**Work required**: Lines below that hold the word "sqrt" must be copied in full.

**Supplied data**:

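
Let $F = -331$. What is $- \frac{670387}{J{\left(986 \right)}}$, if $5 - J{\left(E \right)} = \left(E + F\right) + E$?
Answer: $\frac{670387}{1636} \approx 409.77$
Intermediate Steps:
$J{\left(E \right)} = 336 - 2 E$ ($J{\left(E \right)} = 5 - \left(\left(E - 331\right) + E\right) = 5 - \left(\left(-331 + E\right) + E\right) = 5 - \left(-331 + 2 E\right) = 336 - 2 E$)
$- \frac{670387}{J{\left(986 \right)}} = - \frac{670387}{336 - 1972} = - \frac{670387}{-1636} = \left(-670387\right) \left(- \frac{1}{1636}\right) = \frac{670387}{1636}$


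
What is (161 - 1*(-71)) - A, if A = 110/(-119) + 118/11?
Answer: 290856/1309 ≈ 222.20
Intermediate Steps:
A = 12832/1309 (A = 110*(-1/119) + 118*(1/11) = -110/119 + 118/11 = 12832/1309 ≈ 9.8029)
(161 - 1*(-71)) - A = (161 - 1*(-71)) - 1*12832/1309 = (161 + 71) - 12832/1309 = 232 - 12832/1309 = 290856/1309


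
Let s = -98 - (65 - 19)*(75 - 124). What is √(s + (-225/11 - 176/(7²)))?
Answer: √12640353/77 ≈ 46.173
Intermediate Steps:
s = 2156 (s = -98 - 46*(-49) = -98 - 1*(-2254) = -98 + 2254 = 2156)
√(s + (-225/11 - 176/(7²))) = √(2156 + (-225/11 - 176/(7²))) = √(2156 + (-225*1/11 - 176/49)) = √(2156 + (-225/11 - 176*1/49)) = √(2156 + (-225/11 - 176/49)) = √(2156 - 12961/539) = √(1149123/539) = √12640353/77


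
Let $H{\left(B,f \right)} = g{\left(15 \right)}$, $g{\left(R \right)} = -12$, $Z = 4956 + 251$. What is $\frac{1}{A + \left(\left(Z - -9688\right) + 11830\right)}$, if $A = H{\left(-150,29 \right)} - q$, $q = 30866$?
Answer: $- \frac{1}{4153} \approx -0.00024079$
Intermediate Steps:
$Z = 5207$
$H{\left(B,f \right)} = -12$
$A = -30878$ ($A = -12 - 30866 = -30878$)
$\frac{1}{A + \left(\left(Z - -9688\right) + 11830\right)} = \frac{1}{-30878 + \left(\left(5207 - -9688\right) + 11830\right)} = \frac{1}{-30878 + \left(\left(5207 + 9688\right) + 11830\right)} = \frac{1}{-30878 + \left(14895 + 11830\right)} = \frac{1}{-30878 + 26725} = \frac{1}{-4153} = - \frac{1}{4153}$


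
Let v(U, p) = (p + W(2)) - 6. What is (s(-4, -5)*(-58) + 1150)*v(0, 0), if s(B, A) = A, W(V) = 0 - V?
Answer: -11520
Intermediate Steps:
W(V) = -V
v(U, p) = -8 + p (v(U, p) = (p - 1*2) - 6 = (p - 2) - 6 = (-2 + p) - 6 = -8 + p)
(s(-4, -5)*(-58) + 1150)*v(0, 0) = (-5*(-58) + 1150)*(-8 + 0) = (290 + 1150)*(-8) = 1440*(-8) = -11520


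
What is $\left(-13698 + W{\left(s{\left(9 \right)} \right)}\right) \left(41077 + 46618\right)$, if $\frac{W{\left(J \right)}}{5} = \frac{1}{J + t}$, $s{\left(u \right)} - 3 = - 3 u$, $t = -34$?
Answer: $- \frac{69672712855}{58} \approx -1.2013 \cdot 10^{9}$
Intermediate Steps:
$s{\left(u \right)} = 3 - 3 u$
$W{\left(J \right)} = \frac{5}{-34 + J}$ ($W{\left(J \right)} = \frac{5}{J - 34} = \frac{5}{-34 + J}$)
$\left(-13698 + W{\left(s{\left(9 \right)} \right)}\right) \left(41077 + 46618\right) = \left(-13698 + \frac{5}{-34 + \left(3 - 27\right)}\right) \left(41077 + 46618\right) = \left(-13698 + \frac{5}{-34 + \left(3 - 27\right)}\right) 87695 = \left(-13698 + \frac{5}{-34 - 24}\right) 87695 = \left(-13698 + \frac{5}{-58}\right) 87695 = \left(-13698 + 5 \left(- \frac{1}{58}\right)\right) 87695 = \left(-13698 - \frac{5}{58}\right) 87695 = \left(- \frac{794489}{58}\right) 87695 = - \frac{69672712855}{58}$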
==
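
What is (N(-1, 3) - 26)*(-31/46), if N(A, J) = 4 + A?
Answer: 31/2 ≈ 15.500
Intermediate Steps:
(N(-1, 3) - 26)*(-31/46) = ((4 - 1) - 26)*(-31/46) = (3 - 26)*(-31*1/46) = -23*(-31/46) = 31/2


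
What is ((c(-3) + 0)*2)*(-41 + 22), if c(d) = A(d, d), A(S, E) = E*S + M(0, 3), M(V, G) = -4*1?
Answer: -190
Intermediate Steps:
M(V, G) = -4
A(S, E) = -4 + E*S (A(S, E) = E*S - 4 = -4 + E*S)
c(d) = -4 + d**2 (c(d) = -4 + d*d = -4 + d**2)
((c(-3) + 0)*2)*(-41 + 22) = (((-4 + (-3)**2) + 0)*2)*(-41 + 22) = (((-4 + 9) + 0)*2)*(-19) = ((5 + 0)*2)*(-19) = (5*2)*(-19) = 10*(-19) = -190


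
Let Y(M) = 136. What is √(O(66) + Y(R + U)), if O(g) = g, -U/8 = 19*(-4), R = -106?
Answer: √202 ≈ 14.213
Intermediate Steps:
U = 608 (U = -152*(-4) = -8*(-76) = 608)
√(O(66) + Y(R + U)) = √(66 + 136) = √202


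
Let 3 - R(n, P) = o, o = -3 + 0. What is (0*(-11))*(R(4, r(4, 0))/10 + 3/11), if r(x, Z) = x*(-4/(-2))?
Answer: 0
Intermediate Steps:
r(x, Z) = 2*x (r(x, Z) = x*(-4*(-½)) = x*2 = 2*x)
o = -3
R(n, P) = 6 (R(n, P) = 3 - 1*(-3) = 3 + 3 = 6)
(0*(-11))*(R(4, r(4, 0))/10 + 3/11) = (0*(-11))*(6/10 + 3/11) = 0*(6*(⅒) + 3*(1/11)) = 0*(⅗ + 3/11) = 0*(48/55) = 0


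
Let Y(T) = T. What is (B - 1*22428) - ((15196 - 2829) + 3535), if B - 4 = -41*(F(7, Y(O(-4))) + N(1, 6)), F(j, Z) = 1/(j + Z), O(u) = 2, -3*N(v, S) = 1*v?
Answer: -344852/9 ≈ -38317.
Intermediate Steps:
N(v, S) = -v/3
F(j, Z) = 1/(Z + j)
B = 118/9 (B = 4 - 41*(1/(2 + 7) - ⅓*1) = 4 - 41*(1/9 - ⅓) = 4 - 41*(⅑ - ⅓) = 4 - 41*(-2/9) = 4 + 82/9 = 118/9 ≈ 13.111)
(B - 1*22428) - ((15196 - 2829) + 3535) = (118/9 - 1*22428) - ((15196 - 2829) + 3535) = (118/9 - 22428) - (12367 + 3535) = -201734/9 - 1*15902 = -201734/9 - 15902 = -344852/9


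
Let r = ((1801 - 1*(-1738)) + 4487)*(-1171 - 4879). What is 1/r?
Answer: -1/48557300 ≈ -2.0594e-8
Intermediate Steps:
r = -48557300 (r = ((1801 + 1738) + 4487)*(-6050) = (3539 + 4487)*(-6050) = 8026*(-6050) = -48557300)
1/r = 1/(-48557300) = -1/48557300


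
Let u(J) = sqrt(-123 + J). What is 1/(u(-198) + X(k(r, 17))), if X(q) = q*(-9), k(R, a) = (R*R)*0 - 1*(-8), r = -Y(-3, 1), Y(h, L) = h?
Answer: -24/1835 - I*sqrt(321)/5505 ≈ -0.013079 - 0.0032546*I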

**Answer space**:
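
Let u(J) = sqrt(-123 + J). What is 1/(u(-198) + X(k(r, 17))), if X(q) = q*(-9), k(R, a) = (R*R)*0 - 1*(-8), r = -Y(-3, 1), Y(h, L) = h?
Answer: -24/1835 - I*sqrt(321)/5505 ≈ -0.013079 - 0.0032546*I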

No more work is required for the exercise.